• [Instructions to follow] Repeat the entries exactly, keeping every line as it is.

** Data shown follows **

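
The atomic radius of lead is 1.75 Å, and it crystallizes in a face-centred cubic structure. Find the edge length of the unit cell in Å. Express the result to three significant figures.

4.95 Å

In an FCC lattice, atoms touch along the face diagonal, so √2·a = 4r.
a = 4r/√2 = 4 × 1.75 / 1.4142 = 4.95 Å.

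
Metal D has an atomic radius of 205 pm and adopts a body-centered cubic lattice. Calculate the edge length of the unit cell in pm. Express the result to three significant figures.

In a BCC lattice, atoms touch along the body diagonal, so √3·a = 4r.
a = 4r/√3 = 4 × 205 / 1.7321 = 473 pm.

473 pm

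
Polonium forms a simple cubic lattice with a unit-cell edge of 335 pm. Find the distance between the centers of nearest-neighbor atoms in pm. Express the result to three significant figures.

In a simple cubic structure, atoms touch along the cell edge, so a = 2r; the nearest-neighbor distance equals 2r = 1.000·a.
d = 1.000 × 335 = 335 pm.

335 pm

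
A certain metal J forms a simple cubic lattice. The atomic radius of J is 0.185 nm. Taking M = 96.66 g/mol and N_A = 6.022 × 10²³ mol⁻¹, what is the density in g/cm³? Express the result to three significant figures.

In a simple cubic lattice, atoms touch along the cell edge, so a = 2r, giving a = 0.3700 nm = 3.700 × 10^-8 cm.
With Z = 1, ρ = Z·M/(N_A·a³) = 1 × 96.66 / (6.022 × 10²³ × 5.065 × 10^-23) = 3.169 g/cm³.

3.17 g/cm³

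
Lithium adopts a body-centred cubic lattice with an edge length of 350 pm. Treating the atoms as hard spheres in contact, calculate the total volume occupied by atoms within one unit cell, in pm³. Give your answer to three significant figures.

2.92 × 10^7 pm³

In a BCC lattice atoms touch along the body diagonal, so √3·a = 4r, so r = 0.4330a = 151.6 pm.
V_atoms = Z × (4/3)πr³ = 2 × (4/3)π × (151.6)³ = 2.92 × 10^7 pm³.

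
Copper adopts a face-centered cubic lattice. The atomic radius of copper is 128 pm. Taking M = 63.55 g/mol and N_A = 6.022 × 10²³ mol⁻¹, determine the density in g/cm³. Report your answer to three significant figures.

8.90 g/cm³

In an FCC lattice, atoms touch along the face diagonal, so √2·a = 4r, giving a = 362.0 pm = 3.620 × 10^-8 cm.
With Z = 4, ρ = Z·M/(N_A·a³) = 4 × 63.55 / (6.022 × 10²³ × 4.745 × 10^-23) = 8.895 g/cm³.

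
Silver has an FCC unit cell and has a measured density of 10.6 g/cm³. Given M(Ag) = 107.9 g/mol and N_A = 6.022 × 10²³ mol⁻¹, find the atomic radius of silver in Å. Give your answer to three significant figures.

1.44 Å

For an FCC cell (Z = 4), a³ = Z·M/(N_A·ρ) = 4 × 107.9 / (6.022 × 10²³ × 10.60) = 6.761 × 10^-23 cm³, so a = 4.074 × 10^-8 cm = 4.074 Å.
Atoms touch along the face diagonal, so √2·a = 4r, so r = 0.3536 × a = 1.44 Å.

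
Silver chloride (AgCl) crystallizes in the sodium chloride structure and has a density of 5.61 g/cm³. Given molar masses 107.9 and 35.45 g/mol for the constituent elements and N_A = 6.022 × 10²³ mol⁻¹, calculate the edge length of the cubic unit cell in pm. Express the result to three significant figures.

554 pm

M(AgCl) = 143.35 g/mol; Z = 4 formula units per cell.
a³ = Z·M/(N_A·ρ) = 4 × 143.35 / (6.022 × 10²³ × 5.61) = 1.697 × 10^-22 cm³, so a = 5.537 × 10^-8 cm = 554 pm.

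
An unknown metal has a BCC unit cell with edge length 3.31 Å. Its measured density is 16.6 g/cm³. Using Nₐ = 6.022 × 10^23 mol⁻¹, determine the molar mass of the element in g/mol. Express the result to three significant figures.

181 g/mol

A BCC cell has Z = 2 atoms; a = 3.310 × 10^-8 cm.
M = ρ·N_A·a³/Z = 16.6 × 6.022 × 10²³ × 3.626 × 10^-23 / 2 = 181 g/mol.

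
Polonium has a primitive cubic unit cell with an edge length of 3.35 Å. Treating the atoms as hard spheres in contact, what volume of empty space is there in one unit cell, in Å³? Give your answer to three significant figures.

In a simple cubic lattice atoms touch along the cell edge, so a = 2r, so r = 0.5000a = 1.675 Å.
V_cell = a³ = 37.60 Å³; V_atoms = 1 × (4/3)πr³ = 19.68 Å³.
Empty space = 37.60 − 19.68 = 17.9 Å³.

17.9 Å³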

** End of Data shown **

• [Final answer]
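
The atomic radius of lead is 1.75 Å, and it crystallizes in a face-centred cubic structure. Find the edge length of the unit cell in Å. Express the result to three significant figures.

4.95 Å

In an FCC lattice, atoms touch along the face diagonal, so √2·a = 4r.
a = 4r/√2 = 4 × 1.75 / 1.4142 = 4.95 Å.

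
Metal D has an atomic radius of 205 pm and adopts a body-centered cubic lattice. Calculate the edge length of the unit cell in pm. Express the result to three significant figures.

In a BCC lattice, atoms touch along the body diagonal, so √3·a = 4r.
a = 4r/√3 = 4 × 205 / 1.7321 = 473 pm.

473 pm

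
Polonium forms a simple cubic lattice with a unit-cell edge of 335 pm. Find the distance between the centers of nearest-neighbor atoms in pm. Express the result to three significant figures.

In a simple cubic structure, atoms touch along the cell edge, so a = 2r; the nearest-neighbor distance equals 2r = 1.000·a.
d = 1.000 × 335 = 335 pm.

335 pm

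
A certain metal J forms a simple cubic lattice. The atomic radius of J is 0.185 nm. Taking M = 96.66 g/mol and N_A = 6.022 × 10²³ mol⁻¹, what is the density in g/cm³? Express the result to three significant figures.

In a simple cubic lattice, atoms touch along the cell edge, so a = 2r, giving a = 0.3700 nm = 3.700 × 10^-8 cm.
With Z = 1, ρ = Z·M/(N_A·a³) = 1 × 96.66 / (6.022 × 10²³ × 5.065 × 10^-23) = 3.169 g/cm³.

3.17 g/cm³

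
Lithium adopts a body-centred cubic lattice with an edge length of 350 pm. Treating the atoms as hard spheres in contact, calculate the total volume occupied by atoms within one unit cell, in pm³. Give your answer to three significant figures.

2.92 × 10^7 pm³

In a BCC lattice atoms touch along the body diagonal, so √3·a = 4r, so r = 0.4330a = 151.6 pm.
V_atoms = Z × (4/3)πr³ = 2 × (4/3)π × (151.6)³ = 2.92 × 10^7 pm³.

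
Copper adopts a face-centered cubic lattice. The atomic radius of copper is 128 pm. Taking M = 63.55 g/mol and N_A = 6.022 × 10²³ mol⁻¹, determine the density in g/cm³. Report your answer to three significant figures.

8.90 g/cm³

In an FCC lattice, atoms touch along the face diagonal, so √2·a = 4r, giving a = 362.0 pm = 3.620 × 10^-8 cm.
With Z = 4, ρ = Z·M/(N_A·a³) = 4 × 63.55 / (6.022 × 10²³ × 4.745 × 10^-23) = 8.895 g/cm³.

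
Silver has an FCC unit cell and has a measured density of 10.6 g/cm³. Given M(Ag) = 107.9 g/mol and N_A = 6.022 × 10²³ mol⁻¹, find the atomic radius of silver in Å. Give your answer to three significant figures.

1.44 Å

For an FCC cell (Z = 4), a³ = Z·M/(N_A·ρ) = 4 × 107.9 / (6.022 × 10²³ × 10.60) = 6.761 × 10^-23 cm³, so a = 4.074 × 10^-8 cm = 4.074 Å.
Atoms touch along the face diagonal, so √2·a = 4r, so r = 0.3536 × a = 1.44 Å.

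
Silver chloride (AgCl) crystallizes in the sodium chloride structure and has a density of 5.61 g/cm³. Given molar masses 107.9 and 35.45 g/mol for the constituent elements and N_A = 6.022 × 10²³ mol⁻¹, calculate the edge length of the cubic unit cell in pm. Express the result to three significant figures.

554 pm

M(AgCl) = 143.35 g/mol; Z = 4 formula units per cell.
a³ = Z·M/(N_A·ρ) = 4 × 143.35 / (6.022 × 10²³ × 5.61) = 1.697 × 10^-22 cm³, so a = 5.537 × 10^-8 cm = 554 pm.

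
An unknown metal has a BCC unit cell with edge length 3.31 Å. Its measured density is 16.6 g/cm³. Using Nₐ = 6.022 × 10^23 mol⁻¹, determine the molar mass of the element in g/mol. Express the result to three significant figures.

181 g/mol

A BCC cell has Z = 2 atoms; a = 3.310 × 10^-8 cm.
M = ρ·N_A·a³/Z = 16.6 × 6.022 × 10²³ × 3.626 × 10^-23 / 2 = 181 g/mol.

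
Polonium has a primitive cubic unit cell with an edge length of 3.35 Å. Treating the atoms as hard spheres in contact, what volume of empty space is there in one unit cell, in Å³? Give your answer to three significant figures.

In a simple cubic lattice atoms touch along the cell edge, so a = 2r, so r = 0.5000a = 1.675 Å.
V_cell = a³ = 37.60 Å³; V_atoms = 1 × (4/3)πr³ = 19.68 Å³.
Empty space = 37.60 − 19.68 = 17.9 Å³.

17.9 Å³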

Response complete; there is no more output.